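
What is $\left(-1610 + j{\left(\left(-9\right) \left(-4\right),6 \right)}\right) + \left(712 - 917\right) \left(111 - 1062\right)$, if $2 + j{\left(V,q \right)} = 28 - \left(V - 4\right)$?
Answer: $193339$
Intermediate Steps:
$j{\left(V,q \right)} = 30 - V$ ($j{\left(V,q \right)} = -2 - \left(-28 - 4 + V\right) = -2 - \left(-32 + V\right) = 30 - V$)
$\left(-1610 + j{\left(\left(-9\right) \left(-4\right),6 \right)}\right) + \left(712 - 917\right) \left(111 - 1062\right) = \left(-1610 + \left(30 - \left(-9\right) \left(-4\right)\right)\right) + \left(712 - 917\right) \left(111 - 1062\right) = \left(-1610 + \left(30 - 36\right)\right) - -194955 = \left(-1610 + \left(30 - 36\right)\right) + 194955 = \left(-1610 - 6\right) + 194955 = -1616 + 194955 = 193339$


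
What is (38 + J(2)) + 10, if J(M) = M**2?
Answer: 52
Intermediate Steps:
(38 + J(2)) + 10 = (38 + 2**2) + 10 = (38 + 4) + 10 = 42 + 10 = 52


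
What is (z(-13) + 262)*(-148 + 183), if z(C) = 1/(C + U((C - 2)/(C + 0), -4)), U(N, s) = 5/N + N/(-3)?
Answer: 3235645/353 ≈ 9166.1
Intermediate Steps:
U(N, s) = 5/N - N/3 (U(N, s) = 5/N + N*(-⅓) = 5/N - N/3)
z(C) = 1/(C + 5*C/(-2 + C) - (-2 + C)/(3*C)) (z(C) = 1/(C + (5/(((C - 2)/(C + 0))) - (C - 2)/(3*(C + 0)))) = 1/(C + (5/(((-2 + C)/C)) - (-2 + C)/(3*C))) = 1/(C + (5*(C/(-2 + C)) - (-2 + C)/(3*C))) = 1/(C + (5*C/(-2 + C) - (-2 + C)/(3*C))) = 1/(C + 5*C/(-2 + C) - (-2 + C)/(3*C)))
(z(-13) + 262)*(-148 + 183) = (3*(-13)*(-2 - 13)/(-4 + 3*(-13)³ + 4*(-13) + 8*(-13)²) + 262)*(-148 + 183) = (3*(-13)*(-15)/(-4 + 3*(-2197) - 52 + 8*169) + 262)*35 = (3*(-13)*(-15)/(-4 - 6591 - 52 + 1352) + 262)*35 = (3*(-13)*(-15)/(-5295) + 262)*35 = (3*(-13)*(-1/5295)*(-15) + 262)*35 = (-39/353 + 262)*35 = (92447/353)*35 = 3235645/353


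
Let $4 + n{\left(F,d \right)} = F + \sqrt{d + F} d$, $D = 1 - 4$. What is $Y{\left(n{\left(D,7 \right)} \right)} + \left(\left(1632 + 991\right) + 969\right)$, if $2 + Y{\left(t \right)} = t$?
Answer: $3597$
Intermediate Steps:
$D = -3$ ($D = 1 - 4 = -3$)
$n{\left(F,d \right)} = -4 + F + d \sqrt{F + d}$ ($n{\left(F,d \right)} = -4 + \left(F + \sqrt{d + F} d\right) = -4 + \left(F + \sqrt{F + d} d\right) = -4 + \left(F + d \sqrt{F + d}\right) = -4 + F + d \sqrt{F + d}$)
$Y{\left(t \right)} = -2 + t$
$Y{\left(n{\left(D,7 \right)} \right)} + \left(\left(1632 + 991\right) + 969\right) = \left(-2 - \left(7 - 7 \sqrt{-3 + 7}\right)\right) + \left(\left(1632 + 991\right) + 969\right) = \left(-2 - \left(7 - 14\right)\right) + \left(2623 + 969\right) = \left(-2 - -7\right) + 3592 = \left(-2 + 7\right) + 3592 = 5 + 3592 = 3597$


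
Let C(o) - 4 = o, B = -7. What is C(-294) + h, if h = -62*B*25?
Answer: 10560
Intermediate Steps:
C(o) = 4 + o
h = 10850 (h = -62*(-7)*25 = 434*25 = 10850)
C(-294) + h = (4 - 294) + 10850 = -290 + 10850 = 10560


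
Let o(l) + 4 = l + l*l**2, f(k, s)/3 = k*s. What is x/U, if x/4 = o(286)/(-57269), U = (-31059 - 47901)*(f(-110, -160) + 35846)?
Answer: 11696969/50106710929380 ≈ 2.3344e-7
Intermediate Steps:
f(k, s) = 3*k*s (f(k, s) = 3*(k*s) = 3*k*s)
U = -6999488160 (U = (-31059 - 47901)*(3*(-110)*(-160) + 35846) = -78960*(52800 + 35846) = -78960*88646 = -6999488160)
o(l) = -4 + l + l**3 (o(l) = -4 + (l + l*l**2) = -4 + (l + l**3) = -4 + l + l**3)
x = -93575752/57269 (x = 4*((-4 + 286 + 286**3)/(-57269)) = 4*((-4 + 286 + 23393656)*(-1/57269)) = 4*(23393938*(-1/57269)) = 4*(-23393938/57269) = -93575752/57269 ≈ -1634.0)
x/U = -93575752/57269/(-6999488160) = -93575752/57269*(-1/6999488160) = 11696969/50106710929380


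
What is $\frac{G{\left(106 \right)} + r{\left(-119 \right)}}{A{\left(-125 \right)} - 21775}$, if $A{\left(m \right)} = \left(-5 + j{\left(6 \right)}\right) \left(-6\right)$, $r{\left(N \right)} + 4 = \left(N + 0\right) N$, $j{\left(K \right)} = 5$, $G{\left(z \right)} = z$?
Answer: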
==
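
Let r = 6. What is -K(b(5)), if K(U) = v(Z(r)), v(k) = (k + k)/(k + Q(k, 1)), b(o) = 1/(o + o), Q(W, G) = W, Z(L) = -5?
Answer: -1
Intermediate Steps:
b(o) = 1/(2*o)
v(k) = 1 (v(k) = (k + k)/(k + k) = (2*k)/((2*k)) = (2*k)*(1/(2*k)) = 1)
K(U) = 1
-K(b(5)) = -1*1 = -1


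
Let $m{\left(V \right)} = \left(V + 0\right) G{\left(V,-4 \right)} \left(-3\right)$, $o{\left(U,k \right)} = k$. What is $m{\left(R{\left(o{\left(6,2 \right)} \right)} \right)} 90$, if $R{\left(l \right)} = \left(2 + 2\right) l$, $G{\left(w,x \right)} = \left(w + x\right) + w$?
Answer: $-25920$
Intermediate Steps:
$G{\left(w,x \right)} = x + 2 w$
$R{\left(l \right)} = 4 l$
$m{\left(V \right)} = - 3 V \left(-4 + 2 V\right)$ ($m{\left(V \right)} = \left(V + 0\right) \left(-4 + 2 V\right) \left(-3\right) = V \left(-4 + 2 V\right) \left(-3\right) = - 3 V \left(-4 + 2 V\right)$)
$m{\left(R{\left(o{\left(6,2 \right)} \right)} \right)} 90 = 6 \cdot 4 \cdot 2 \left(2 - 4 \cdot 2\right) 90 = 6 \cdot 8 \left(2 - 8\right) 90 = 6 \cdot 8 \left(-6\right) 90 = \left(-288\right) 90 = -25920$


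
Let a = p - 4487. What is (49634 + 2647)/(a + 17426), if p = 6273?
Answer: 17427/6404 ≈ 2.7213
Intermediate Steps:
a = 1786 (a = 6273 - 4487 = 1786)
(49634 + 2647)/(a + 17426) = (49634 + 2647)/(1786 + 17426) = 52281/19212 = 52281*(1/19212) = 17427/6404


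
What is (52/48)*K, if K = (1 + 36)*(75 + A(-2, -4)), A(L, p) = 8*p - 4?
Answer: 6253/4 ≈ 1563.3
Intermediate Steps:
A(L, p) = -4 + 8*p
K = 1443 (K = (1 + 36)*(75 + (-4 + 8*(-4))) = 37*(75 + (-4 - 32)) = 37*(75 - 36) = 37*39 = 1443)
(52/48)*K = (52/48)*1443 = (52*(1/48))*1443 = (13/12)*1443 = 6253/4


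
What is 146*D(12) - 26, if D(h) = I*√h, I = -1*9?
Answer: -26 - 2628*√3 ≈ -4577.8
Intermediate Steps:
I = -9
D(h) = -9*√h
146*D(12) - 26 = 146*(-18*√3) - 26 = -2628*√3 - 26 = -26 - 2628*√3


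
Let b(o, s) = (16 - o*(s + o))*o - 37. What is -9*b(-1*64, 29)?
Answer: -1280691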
==
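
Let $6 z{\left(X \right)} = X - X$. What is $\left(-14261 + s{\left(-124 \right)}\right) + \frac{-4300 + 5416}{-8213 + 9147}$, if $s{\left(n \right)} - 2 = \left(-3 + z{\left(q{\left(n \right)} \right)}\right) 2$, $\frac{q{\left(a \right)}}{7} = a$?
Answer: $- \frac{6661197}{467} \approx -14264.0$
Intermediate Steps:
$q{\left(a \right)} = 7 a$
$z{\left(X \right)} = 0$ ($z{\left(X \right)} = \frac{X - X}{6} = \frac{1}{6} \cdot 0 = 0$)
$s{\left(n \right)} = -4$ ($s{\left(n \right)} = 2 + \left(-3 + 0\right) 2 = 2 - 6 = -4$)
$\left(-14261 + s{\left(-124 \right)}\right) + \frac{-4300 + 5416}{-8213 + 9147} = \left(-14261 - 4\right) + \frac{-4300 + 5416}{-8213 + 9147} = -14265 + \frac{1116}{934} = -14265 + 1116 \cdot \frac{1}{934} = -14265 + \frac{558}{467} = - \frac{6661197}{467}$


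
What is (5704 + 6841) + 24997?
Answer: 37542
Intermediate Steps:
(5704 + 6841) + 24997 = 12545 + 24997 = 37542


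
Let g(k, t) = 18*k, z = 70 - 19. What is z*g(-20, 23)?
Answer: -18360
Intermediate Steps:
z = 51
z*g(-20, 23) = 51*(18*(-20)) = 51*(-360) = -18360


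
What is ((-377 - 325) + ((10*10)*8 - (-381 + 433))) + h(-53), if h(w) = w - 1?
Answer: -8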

▸ **What needs to be done**
Please write out, exactly as they appear above, only the lines in the stretch from the line with "What is $\left(-1610" through the line with "Answer: $3597$".

▸ **Written reply**
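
What is $\left(-1610 + j{\left(\left(-9\right) \left(-4\right),6 \right)}\right) + \left(712 - 917\right) \left(111 - 1062\right)$, if $2 + j{\left(V,q \right)} = 28 - \left(V - 4\right)$?
Answer: $193339$
Intermediate Steps:
$j{\left(V,q \right)} = 30 - V$ ($j{\left(V,q \right)} = -2 - \left(-28 - 4 + V\right) = -2 - \left(-32 + V\right) = 30 - V$)
$\left(-1610 + j{\left(\left(-9\right) \left(-4\right),6 \right)}\right) + \left(712 - 917\right) \left(111 - 1062\right) = \left(-1610 + \left(30 - \left(-9\right) \left(-4\right)\right)\right) + \left(712 - 917\right) \left(111 - 1062\right) = \left(-1610 + \left(30 - 36\right)\right) - -194955 = \left(-1610 + \left(30 - 36\right)\right) + 194955 = \left(-1610 - 6\right) + 194955 = -1616 + 194955 = 193339$


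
What is (38 + J(2)) + 10, if J(M) = M**2?
Answer: 52
Intermediate Steps:
(38 + J(2)) + 10 = (38 + 2**2) + 10 = (38 + 4) + 10 = 42 + 10 = 52


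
What is (z(-13) + 262)*(-148 + 183), if z(C) = 1/(C + U((C - 2)/(C + 0), -4)), U(N, s) = 5/N + N/(-3)?
Answer: 3235645/353 ≈ 9166.1
Intermediate Steps:
U(N, s) = 5/N - N/3 (U(N, s) = 5/N + N*(-⅓) = 5/N - N/3)
z(C) = 1/(C + 5*C/(-2 + C) - (-2 + C)/(3*C)) (z(C) = 1/(C + (5/(((C - 2)/(C + 0))) - (C - 2)/(3*(C + 0)))) = 1/(C + (5/(((-2 + C)/C)) - (-2 + C)/(3*C))) = 1/(C + (5*(C/(-2 + C)) - (-2 + C)/(3*C))) = 1/(C + (5*C/(-2 + C) - (-2 + C)/(3*C))) = 1/(C + 5*C/(-2 + C) - (-2 + C)/(3*C)))
(z(-13) + 262)*(-148 + 183) = (3*(-13)*(-2 - 13)/(-4 + 3*(-13)³ + 4*(-13) + 8*(-13)²) + 262)*(-148 + 183) = (3*(-13)*(-15)/(-4 + 3*(-2197) - 52 + 8*169) + 262)*35 = (3*(-13)*(-15)/(-4 - 6591 - 52 + 1352) + 262)*35 = (3*(-13)*(-15)/(-5295) + 262)*35 = (3*(-13)*(-1/5295)*(-15) + 262)*35 = (-39/353 + 262)*35 = (92447/353)*35 = 3235645/353


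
Let $4 + n{\left(F,d \right)} = F + \sqrt{d + F} d$, $D = 1 - 4$. What is $Y{\left(n{\left(D,7 \right)} \right)} + \left(\left(1632 + 991\right) + 969\right)$, if $2 + Y{\left(t \right)} = t$?
Answer: $3597$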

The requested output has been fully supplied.